Your instructions: Copy out every line in the entries below that includes "modulus".

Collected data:

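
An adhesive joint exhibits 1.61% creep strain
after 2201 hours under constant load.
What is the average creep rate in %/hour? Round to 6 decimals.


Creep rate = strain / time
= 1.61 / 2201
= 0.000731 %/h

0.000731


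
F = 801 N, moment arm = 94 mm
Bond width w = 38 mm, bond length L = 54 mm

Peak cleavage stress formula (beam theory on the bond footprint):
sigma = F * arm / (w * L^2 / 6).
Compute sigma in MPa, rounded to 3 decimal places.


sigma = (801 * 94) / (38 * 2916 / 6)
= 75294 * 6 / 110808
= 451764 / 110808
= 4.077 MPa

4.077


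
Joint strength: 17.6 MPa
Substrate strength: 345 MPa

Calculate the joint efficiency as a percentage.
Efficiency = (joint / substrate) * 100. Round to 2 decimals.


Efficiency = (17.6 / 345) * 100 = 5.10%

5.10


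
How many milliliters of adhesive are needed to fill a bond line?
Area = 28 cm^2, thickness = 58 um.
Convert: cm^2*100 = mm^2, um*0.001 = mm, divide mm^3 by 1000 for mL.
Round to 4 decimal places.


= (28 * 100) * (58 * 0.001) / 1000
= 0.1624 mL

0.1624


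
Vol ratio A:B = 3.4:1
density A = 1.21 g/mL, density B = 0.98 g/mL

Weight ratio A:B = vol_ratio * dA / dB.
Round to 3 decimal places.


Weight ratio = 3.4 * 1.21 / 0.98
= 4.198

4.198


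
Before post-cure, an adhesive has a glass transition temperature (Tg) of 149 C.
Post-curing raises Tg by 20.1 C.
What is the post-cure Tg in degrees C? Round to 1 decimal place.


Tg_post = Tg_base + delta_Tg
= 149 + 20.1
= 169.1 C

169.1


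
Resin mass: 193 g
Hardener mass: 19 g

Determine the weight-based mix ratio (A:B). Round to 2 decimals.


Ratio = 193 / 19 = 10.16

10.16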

--

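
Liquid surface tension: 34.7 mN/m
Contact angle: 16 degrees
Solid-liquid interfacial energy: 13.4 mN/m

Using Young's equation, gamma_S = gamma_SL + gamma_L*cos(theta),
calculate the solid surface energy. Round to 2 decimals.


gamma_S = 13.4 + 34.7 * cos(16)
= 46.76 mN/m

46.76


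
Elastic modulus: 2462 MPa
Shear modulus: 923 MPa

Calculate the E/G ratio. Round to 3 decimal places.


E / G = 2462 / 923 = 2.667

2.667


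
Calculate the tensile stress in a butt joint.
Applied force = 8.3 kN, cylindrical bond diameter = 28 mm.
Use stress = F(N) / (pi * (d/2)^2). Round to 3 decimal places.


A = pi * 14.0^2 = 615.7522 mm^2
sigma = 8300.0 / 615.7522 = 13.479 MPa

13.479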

Solution:
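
Elastic modulus: 2462 MPa
Shear modulus: 923 MPa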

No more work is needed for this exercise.